Copy out the listing beneath, missing nothing.
------------
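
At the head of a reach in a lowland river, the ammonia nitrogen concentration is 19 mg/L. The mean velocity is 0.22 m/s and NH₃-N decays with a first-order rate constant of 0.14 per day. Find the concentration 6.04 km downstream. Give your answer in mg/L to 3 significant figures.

Travel time t = 6.04 km / 0.22 m/s = 6040/0.22 = 2.745e+04 s = 0.3178 d.
First-order decay: C = 19·exp(−0.14·0.3178) = 19·0.9565 = 18.17 mg/L.

18.2 mg/L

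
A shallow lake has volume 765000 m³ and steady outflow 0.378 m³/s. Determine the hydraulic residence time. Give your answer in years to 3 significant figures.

0.0641 yr

Q = 0.378 m³/s × 3.156e+07 s/yr = 1.193e+07 m³/yr.
Hydraulic residence time τ = V/Q = 765000/1.193e+07 = 0.06413 yr.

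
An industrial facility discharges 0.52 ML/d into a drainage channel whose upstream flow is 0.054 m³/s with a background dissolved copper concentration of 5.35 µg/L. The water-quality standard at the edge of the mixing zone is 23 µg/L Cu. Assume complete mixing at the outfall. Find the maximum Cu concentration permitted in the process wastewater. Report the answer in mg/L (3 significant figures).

0.52 ML/d = 0.006019 m³/s.
5.35 µg/L = 0.00535 mg/L.
23 µg/L = 0.023 mg/L.
Mass balance: 0.023·0.06002 = 0.006019·Cₑ + 0.054·0.00535.
Cₑ = (0.00138 − 0.0002889) / 0.006019 = 0.1814 mg/L.

0.181 mg/L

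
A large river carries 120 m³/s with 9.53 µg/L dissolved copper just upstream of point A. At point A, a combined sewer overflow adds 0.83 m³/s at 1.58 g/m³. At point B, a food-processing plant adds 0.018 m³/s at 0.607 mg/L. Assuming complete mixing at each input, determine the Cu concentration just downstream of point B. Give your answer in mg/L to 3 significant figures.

0.0204 mg/L

9.53 µg/L = 0.00953 mg/L.
After input A: C = (120·0.00953 + 0.83·1.58) / 120.8 = 0.02032 mg/L.
After input B: C = (120.8·0.02032 + 0.018·0.607) / 120.8 = 0.02041 mg/L.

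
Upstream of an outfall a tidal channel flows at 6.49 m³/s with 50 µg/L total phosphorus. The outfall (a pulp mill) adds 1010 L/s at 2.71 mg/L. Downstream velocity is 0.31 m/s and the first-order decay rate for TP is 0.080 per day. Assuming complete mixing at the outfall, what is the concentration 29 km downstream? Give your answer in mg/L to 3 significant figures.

1010 L/s = 1.01 m³/s.
50 µg/L = 0.05 mg/L.
After complete mixing, C₀ = (1.01·2.71 + 6.49·0.05) / 7.5 = 0.4082 mg/L.
Travel time t = 2.9e+04 m / 0.31 m/s = 9.355e+04 s = 1.083 d.
C = 0.4082·exp(−0.080·1.083) = 0.4082·0.917 = 0.3743 mg/L.

0.374 mg/L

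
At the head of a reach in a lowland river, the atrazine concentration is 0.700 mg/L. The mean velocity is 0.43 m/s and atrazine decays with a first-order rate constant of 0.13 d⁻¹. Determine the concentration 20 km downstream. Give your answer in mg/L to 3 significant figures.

Travel time t = 20 km / 0.43 m/s = 2e+04/0.43 = 4.651e+04 s = 0.5383 d.
First-order decay: C = 0.700·exp(−0.13·0.5383) = 0.700·0.9324 = 0.6527 mg/L.

0.653 mg/L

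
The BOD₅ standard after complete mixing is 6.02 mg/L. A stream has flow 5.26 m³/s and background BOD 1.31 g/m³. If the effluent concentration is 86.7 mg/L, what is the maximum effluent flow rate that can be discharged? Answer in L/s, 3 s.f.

Mass balance at complete mixing: C_std·(Q_w + Q_r) = Q_w·C_e + Q_r·C_b.
Rearranging, Q_w = Q_r·(C_std − C_b)/(C_e − C_std) = 5.26·(6.02 − 1.31) / (86.7 − 6.02) = 0.3071 m³/s.
= 307.1 L/s.

307 L/s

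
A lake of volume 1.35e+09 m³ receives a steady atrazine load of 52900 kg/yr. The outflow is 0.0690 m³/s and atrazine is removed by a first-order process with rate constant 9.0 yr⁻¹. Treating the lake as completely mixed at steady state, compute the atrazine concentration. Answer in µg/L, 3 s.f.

4.35 µg/L

Outflow Q = 0.0690 m³/s × 3.156e+07 s/yr = 2.177e+06 m³/yr.
Steady-state CSTR mass balance: W = Q·C + k·V·C, so C = W/(Q + kV).
Q + kV = 2.177e+06 + 9.0·1.35e+09 = 1.215e+10 m³/yr.
C = 52900/1.215e+10 = 4.353e-06 kg/m³ = 0.004353 mg/L = 4.353 µg/L.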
------------
#### Answer for this exercise:
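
At the head of a reach in a lowland river, the ammonia nitrogen concentration is 19 mg/L. The mean velocity is 0.22 m/s and NH₃-N decays with a first-order rate constant of 0.14 per day. Find the concentration 6.04 km downstream. Give your answer in mg/L to 3 significant figures.

Travel time t = 6.04 km / 0.22 m/s = 6040/0.22 = 2.745e+04 s = 0.3178 d.
First-order decay: C = 19·exp(−0.14·0.3178) = 19·0.9565 = 18.17 mg/L.

18.2 mg/L

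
A shallow lake has volume 765000 m³ and steady outflow 0.378 m³/s. Determine the hydraulic residence time. Give your answer in years to 3 significant figures.

0.0641 yr

Q = 0.378 m³/s × 3.156e+07 s/yr = 1.193e+07 m³/yr.
Hydraulic residence time τ = V/Q = 765000/1.193e+07 = 0.06413 yr.

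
An industrial facility discharges 0.52 ML/d into a drainage channel whose upstream flow is 0.054 m³/s with a background dissolved copper concentration of 5.35 µg/L. The water-quality standard at the edge of the mixing zone is 23 µg/L Cu. Assume complete mixing at the outfall. Find the maximum Cu concentration permitted in the process wastewater. Report the answer in mg/L (3 significant figures).

0.52 ML/d = 0.006019 m³/s.
5.35 µg/L = 0.00535 mg/L.
23 µg/L = 0.023 mg/L.
Mass balance: 0.023·0.06002 = 0.006019·Cₑ + 0.054·0.00535.
Cₑ = (0.00138 − 0.0002889) / 0.006019 = 0.1814 mg/L.

0.181 mg/L

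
A large river carries 120 m³/s with 9.53 µg/L dissolved copper just upstream of point A. At point A, a combined sewer overflow adds 0.83 m³/s at 1.58 g/m³. At point B, a food-processing plant adds 0.018 m³/s at 0.607 mg/L. Assuming complete mixing at each input, determine the Cu concentration just downstream of point B. Give your answer in mg/L to 3 significant figures.

0.0204 mg/L

9.53 µg/L = 0.00953 mg/L.
After input A: C = (120·0.00953 + 0.83·1.58) / 120.8 = 0.02032 mg/L.
After input B: C = (120.8·0.02032 + 0.018·0.607) / 120.8 = 0.02041 mg/L.

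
Upstream of an outfall a tidal channel flows at 6.49 m³/s with 50 µg/L total phosphorus. The outfall (a pulp mill) adds 1010 L/s at 2.71 mg/L. Downstream velocity is 0.31 m/s and the first-order decay rate for TP is 0.080 per day. Assuming complete mixing at the outfall, what is the concentration 29 km downstream? Give your answer in mg/L to 3 significant figures.

1010 L/s = 1.01 m³/s.
50 µg/L = 0.05 mg/L.
After complete mixing, C₀ = (1.01·2.71 + 6.49·0.05) / 7.5 = 0.4082 mg/L.
Travel time t = 2.9e+04 m / 0.31 m/s = 9.355e+04 s = 1.083 d.
C = 0.4082·exp(−0.080·1.083) = 0.4082·0.917 = 0.3743 mg/L.

0.374 mg/L

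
At the head of a reach in a lowland river, the atrazine concentration is 0.700 mg/L. The mean velocity is 0.43 m/s and atrazine decays with a first-order rate constant of 0.13 d⁻¹. Determine the concentration 20 km downstream. Give your answer in mg/L to 3 significant figures.

Travel time t = 20 km / 0.43 m/s = 2e+04/0.43 = 4.651e+04 s = 0.5383 d.
First-order decay: C = 0.700·exp(−0.13·0.5383) = 0.700·0.9324 = 0.6527 mg/L.

0.653 mg/L

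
The BOD₅ standard after complete mixing is 6.02 mg/L. A stream has flow 5.26 m³/s and background BOD 1.31 g/m³. If the effluent concentration is 86.7 mg/L, what is the maximum effluent flow rate that can be discharged? Answer in L/s, 3 s.f.

Mass balance at complete mixing: C_std·(Q_w + Q_r) = Q_w·C_e + Q_r·C_b.
Rearranging, Q_w = Q_r·(C_std − C_b)/(C_e − C_std) = 5.26·(6.02 − 1.31) / (86.7 − 6.02) = 0.3071 m³/s.
= 307.1 L/s.

307 L/s

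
A lake of volume 1.35e+09 m³ receives a steady atrazine load of 52900 kg/yr. The outflow is 0.0690 m³/s and atrazine is removed by a first-order process with rate constant 9.0 yr⁻¹. Treating the lake as completely mixed at steady state, compute the atrazine concentration. Answer in µg/L, 3 s.f.

4.35 µg/L

Outflow Q = 0.0690 m³/s × 3.156e+07 s/yr = 2.177e+06 m³/yr.
Steady-state CSTR mass balance: W = Q·C + k·V·C, so C = W/(Q + kV).
Q + kV = 2.177e+06 + 9.0·1.35e+09 = 1.215e+10 m³/yr.
C = 52900/1.215e+10 = 4.353e-06 kg/m³ = 0.004353 mg/L = 4.353 µg/L.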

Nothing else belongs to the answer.